[Opening DATA UNDER STUDY section]

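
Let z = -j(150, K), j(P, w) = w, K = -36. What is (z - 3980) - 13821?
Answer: -17765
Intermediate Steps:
z = 36 (z = -1*(-36) = 36)
(z - 3980) - 13821 = (36 - 3980) - 13821 = -3944 - 13821 = -17765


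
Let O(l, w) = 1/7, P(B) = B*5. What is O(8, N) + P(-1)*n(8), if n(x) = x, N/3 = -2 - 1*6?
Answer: -279/7 ≈ -39.857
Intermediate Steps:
P(B) = 5*B
N = -24 (N = 3*(-2 - 1*6) = 3*(-2 - 6) = 3*(-8) = -24)
O(l, w) = ⅐
O(8, N) + P(-1)*n(8) = ⅐ + (5*(-1))*8 = ⅐ - 5*8 = ⅐ - 40 = -279/7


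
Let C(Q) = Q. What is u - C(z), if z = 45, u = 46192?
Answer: 46147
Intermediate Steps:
u - C(z) = 46192 - 1*45 = 46192 - 45 = 46147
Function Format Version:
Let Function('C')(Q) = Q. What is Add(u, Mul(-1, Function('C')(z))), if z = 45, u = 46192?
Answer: 46147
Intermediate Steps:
Add(u, Mul(-1, Function('C')(z))) = Add(46192, Mul(-1, 45)) = Add(46192, -45) = 46147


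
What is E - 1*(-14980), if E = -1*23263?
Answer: -8283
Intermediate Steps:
E = -23263
E - 1*(-14980) = -23263 - 1*(-14980) = -23263 + 14980 = -8283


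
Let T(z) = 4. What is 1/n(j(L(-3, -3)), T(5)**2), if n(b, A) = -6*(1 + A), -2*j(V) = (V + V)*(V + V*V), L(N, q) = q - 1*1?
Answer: -1/102 ≈ -0.0098039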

[Closing DATA UNDER STUDY section]

* **WHAT TO WORK ON**
Print the entries again so that each one matches exactly.

* **SOLUTION TO THIS TASK**
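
Let z = -j(150, K), j(P, w) = w, K = -36. What is (z - 3980) - 13821?
Answer: -17765
Intermediate Steps:
z = 36 (z = -1*(-36) = 36)
(z - 3980) - 13821 = (36 - 3980) - 13821 = -3944 - 13821 = -17765


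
Let O(l, w) = 1/7, P(B) = B*5. What is O(8, N) + P(-1)*n(8), if n(x) = x, N/3 = -2 - 1*6?
Answer: -279/7 ≈ -39.857
Intermediate Steps:
P(B) = 5*B
N = -24 (N = 3*(-2 - 1*6) = 3*(-2 - 6) = 3*(-8) = -24)
O(l, w) = ⅐
O(8, N) + P(-1)*n(8) = ⅐ + (5*(-1))*8 = ⅐ - 5*8 = ⅐ - 40 = -279/7


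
Let C(Q) = Q. What is u - C(z), if z = 45, u = 46192?
Answer: 46147
Intermediate Steps:
u - C(z) = 46192 - 1*45 = 46192 - 45 = 46147
Function Format Version:
Let Function('C')(Q) = Q. What is Add(u, Mul(-1, Function('C')(z))), if z = 45, u = 46192?
Answer: 46147
Intermediate Steps:
Add(u, Mul(-1, Function('C')(z))) = Add(46192, Mul(-1, 45)) = Add(46192, -45) = 46147


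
What is E - 1*(-14980), if E = -1*23263?
Answer: -8283
Intermediate Steps:
E = -23263
E - 1*(-14980) = -23263 - 1*(-14980) = -23263 + 14980 = -8283


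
Let T(z) = 4. What is 1/n(j(L(-3, -3)), T(5)**2), if n(b, A) = -6*(1 + A), -2*j(V) = (V + V)*(V + V*V), L(N, q) = q - 1*1?
Answer: -1/102 ≈ -0.0098039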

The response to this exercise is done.